Records provided:
- - -
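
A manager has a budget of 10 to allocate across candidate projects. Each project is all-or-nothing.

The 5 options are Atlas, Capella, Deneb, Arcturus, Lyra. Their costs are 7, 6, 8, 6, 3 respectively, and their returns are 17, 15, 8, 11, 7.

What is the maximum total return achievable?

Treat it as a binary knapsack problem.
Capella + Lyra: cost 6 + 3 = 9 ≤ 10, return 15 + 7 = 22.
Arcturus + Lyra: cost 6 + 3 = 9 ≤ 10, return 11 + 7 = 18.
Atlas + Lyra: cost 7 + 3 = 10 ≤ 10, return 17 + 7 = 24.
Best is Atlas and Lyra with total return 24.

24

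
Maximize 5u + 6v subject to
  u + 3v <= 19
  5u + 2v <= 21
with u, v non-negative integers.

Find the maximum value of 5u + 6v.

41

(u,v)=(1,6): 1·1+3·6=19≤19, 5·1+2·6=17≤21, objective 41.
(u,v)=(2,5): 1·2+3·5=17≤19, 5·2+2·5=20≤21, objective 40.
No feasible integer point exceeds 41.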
- - -
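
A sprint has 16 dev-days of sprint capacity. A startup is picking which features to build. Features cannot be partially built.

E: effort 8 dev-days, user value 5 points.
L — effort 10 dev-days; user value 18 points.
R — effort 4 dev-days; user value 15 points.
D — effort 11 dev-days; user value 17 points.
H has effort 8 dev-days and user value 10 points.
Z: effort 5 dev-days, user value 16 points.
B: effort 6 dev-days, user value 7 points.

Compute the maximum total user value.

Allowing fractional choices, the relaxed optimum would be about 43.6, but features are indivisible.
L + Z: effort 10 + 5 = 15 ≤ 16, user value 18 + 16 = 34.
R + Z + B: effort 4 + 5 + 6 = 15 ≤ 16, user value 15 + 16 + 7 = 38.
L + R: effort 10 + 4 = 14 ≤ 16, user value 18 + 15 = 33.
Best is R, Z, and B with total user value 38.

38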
- - -
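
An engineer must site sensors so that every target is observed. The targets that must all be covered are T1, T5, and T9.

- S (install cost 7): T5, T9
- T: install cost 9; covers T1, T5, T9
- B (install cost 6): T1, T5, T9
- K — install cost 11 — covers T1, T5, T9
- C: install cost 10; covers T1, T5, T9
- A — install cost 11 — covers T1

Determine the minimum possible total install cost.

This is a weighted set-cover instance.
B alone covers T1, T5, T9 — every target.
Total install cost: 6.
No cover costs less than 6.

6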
- - -
For the entries shown above, tally every line containing the word "days". Report the tally and nothing else.

Written answer: 8